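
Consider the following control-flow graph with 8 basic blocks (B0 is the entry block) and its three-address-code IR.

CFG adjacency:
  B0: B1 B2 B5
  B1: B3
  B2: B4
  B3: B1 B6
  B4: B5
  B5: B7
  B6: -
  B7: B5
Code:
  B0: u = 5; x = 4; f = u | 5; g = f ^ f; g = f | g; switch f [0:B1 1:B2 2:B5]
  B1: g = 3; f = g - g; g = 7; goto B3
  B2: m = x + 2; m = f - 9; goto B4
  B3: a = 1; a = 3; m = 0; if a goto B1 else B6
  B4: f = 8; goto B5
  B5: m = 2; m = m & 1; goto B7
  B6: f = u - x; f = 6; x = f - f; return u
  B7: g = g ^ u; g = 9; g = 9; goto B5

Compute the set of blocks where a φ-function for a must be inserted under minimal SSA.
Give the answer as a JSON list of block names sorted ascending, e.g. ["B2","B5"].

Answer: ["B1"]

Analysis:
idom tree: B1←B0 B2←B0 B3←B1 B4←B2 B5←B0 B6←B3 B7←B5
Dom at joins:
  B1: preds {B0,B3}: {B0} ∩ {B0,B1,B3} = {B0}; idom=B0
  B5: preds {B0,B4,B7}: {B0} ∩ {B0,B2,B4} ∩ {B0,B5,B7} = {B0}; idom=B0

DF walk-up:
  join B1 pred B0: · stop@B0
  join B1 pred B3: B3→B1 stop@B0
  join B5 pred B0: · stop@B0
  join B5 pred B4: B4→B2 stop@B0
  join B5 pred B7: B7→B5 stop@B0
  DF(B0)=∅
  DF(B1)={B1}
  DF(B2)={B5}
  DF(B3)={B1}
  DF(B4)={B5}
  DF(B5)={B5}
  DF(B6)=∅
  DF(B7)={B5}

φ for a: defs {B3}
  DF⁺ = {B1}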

The problem
Could you write out, exactly as given, the lines from the one holding "B6: f = u - x; f = 6; x = f - f; return u" through the end of the listing, and nothing else?

Written answer
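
  B6: f = u - x; f = 6; x = f - f; return u
  B7: g = g ^ u; g = 9; g = 9; goto B5

Compute the set of blocks where a φ-function for a must be inserted under minimal SSA.
Give the answer as a JSON list of block names sorted ascending, e.g. ["B2","B5"].

Answer: ["B1"]

Analysis:
idom tree: B1←B0 B2←B0 B3←B1 B4←B2 B5←B0 B6←B3 B7←B5
Dom at joins:
  B1: preds {B0,B3}: {B0} ∩ {B0,B1,B3} = {B0}; idom=B0
  B5: preds {B0,B4,B7}: {B0} ∩ {B0,B2,B4} ∩ {B0,B5,B7} = {B0}; idom=B0

DF walk-up:
  join B1 pred B0: · stop@B0
  join B1 pred B3: B3→B1 stop@B0
  join B5 pred B0: · stop@B0
  join B5 pred B4: B4→B2 stop@B0
  join B5 pred B7: B7→B5 stop@B0
  DF(B0)=∅
  DF(B1)={B1}
  DF(B2)={B5}
  DF(B3)={B1}
  DF(B4)={B5}
  DF(B5)={B5}
  DF(B6)=∅
  DF(B7)={B5}

φ for a: defs {B3}
  DF⁺ = {B1}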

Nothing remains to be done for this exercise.